(Prompt)
Below are some records; return each one exactly.

(Supplied data)
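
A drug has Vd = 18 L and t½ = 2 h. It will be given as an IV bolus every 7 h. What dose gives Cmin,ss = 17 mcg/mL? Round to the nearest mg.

3156 mg

τ/t½ = 7/2 ≈ 3.5, so f = (1/2)^(7/2) ≈ 0.088388.
Cmin,ss = (D/Vd)·f/(1−f), so D = Cmin,ss·Vd·(1−f)/f.
D = 17 × 18 × (1−f)/f ≈ 17 × 18 × 10.31375 ≈ 3156.01 mg.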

(Response)
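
A drug has Vd = 18 L and t½ = 2 h. It will be given as an IV bolus every 7 h. What dose gives Cmin,ss = 17 mcg/mL? Round to the nearest mg.

3156 mg

τ/t½ = 7/2 ≈ 3.5, so f = (1/2)^(7/2) ≈ 0.088388.
Cmin,ss = (D/Vd)·f/(1−f), so D = Cmin,ss·Vd·(1−f)/f.
D = 17 × 18 × (1−f)/f ≈ 17 × 18 × 10.31375 ≈ 3156.01 mg.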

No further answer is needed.